* **Task brief**
Copy every line from the data below in which the string "once" can be found.

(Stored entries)
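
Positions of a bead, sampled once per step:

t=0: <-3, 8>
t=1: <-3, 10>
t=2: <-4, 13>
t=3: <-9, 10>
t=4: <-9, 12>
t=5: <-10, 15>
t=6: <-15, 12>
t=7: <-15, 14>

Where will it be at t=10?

<-21, 16>

Step-to-step displacements: <+0, +2>, <-1, +3>, <-5, -3>, <+0, +2>, <-1, +3>, <-5, -3>, <+0, +2> — a repeating cycle of length 3.
step 8: apply <-1, +3> → <-16, 17>
step 9: apply <-5, -3> → <-21, 14>
step 10: apply <+0, +2> → <-21, 16>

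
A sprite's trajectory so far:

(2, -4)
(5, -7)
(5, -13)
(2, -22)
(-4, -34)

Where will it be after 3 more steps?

Successive displacements: (+3, -3), (+0, -6), (-3, -9), (-6, -12) — each changes by (-3, -3).
step 5: (-4, -34) + (-9, -15) → (-13, -49)
step 6: (-13, -49) + (-12, -18) → (-25, -67)
step 7: (-25, -67) + (-15, -21) → (-40, -88)

(-40, -88)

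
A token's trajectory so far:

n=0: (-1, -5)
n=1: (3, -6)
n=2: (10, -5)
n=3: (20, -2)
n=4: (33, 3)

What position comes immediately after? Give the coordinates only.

(49, 10)

First differences are (+4, -1), (+7, +1), (+10, +3), (+13, +5); their common second difference is (+3, +2) (constant acceleration).
step 5: (33, 3) + (+16, +7) → (49, 10)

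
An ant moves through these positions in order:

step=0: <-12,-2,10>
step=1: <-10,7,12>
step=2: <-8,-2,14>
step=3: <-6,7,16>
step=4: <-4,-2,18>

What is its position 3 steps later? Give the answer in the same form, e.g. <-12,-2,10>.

<2,7,24>

The first coordinate changes by +2 each step, so at step 7 it is -12 + 7·(2) = 2.
The second coordinate repeats the cycle [-2, 7] with period 2; step 7 mod 2 = 1, giving 7.
The third coordinate changes by +2 each step, so at step 7 it is 10 + 7·(2) = 24.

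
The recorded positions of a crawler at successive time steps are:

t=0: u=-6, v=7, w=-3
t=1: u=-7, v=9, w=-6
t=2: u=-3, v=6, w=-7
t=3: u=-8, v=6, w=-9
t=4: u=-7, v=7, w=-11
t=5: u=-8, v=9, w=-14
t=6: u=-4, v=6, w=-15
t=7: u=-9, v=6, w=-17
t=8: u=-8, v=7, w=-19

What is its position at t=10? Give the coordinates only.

u=-5, v=6, w=-23

The moves between consecutive positions are (-1, +2, -3), (+4, -3, -1), (-5, +0, -2), (+1, +1, -2), (-1, +2, -3), (+4, -3, -1), (-5, +0, -2), (+1, +1, -2); they repeat the 4-cycle [(-1, +2, -3), (+4, -3, -1), (-5, +0, -2), (+1, +1, -2)].
step 9: apply (-1, +2, -3) → u=-9, v=9, w=-22
step 10: apply (+4, -3, -1) → u=-5, v=6, w=-23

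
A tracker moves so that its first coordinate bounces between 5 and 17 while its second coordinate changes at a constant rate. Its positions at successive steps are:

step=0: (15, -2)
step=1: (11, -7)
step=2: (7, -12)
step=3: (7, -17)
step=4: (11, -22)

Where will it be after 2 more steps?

The first coordinate travels 4 per step and bounces off the walls at 5 and 17.
  step 5: 11 → 15
  step 6: 15 → 15
The second coordinate changes by -5 each step: at step 6 it is -32.

(15, -32)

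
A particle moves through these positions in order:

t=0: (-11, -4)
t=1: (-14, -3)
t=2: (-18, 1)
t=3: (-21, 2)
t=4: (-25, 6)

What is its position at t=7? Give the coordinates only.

Differencing gives (-3, +1), (-4, +4), (-3, +1), (-4, +4). This is the pattern (-3, +1), (-4, +4) repeated.
step 5: apply (-3, +1) → (-28, 7)
step 6: apply (-4, +4) → (-32, 11)
step 7: apply (-3, +1) → (-35, 12)

(-35, 12)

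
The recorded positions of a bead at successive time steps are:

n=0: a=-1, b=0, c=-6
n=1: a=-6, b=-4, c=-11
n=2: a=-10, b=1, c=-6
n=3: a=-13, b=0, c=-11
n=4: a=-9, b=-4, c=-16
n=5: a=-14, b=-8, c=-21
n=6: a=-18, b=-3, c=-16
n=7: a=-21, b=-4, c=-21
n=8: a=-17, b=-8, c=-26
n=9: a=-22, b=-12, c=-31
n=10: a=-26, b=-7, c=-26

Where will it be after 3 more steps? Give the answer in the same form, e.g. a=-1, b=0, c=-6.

a=-30, b=-16, c=-41

Step-to-step displacements: (-5,-4,-5), (-4,+5,+5), (-3,-1,-5), (+4,-4,-5), (-5,-4,-5), (-4,+5,+5), (-3,-1,-5), (+4,-4,-5), (-5,-4,-5), (-4,+5,+5) — a repeating cycle of length 4.
step 11: apply (-3,-1,-5) → a=-29, b=-8, c=-31
step 12: apply (+4,-4,-5) → a=-25, b=-12, c=-36
step 13: apply (-5,-4,-5) → a=-30, b=-16, c=-41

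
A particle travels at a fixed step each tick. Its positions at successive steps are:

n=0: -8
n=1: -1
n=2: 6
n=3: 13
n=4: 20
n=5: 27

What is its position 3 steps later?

48

Constant displacement of +7 per step.
step 6: 27 + 7 → 34
step 7: 34 + 7 → 41
step 8: 41 + 7 → 48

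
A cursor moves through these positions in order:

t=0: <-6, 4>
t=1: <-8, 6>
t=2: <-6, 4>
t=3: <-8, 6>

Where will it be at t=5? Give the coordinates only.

Step-to-step displacements: <-2, +2>, <+2, -2>, <-2, +2>; each is -1× the previous.
step 4: <-8, 6> + <+2, -2> → <-6, 4>
step 5: <-6, 4> + <-2, +2> → <-8, 6>

<-8, 6>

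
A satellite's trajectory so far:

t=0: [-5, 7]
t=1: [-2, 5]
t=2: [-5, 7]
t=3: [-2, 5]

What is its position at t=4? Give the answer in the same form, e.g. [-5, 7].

The jumps are [+3, -2], [-3, +2], [+3, -2] — a geometric progression with ratio -1.
step 4: [-2, 5] + [-3, +2] → [-5, 7]

[-5, 7]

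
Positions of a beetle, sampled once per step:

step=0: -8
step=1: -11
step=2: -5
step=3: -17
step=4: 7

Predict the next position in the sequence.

-41

Consecutive displacements -3, +6, -12, +24 scale by a factor of -2 each step.
step 5: 7 − 48 → -41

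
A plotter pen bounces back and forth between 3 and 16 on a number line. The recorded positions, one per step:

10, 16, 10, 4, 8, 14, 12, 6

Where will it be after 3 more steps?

14

The value reflects between 3 and 16, moving 6 per step.
  step 8: 6 → 6
  step 9: 6 → 12
  step 10: 12 → 14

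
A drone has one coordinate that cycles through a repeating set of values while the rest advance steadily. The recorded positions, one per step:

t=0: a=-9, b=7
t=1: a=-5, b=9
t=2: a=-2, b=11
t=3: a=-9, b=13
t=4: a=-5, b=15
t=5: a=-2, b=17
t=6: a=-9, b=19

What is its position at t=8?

The a coordinate repeats the cycle [-9, -5, -2] with period 3; step 8 mod 3 = 2, giving -2.
The b coordinate changes by +2 each step, so at step 8 it is 7 + 8·(2) = 23.

a=-2, b=23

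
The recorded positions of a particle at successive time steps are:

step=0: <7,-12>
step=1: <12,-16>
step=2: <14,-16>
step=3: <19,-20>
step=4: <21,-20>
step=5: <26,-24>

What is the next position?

<28,-24>

Step-to-step displacements: <+5,-4>, <+2,+0>, <+5,-4>, <+2,+0>, <+5,-4> — a repeating cycle of length 2.
step 6: apply <+2,+0> → <28,-24>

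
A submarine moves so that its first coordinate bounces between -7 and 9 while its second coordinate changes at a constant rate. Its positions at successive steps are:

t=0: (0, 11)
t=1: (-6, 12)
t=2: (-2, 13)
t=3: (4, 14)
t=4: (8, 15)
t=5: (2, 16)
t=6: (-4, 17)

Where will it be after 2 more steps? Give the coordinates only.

(2, 19)

The first coordinate reflects between -7 and 9, moving 6 per step.
  step 7: -4 → -4
  step 8: -4 → 2
The second coordinate changes by +1 each step: at step 8 it is 19.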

* **Your response**
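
Positions of a bead, sampled once per step:
Positions of a beetle, sampled once per step: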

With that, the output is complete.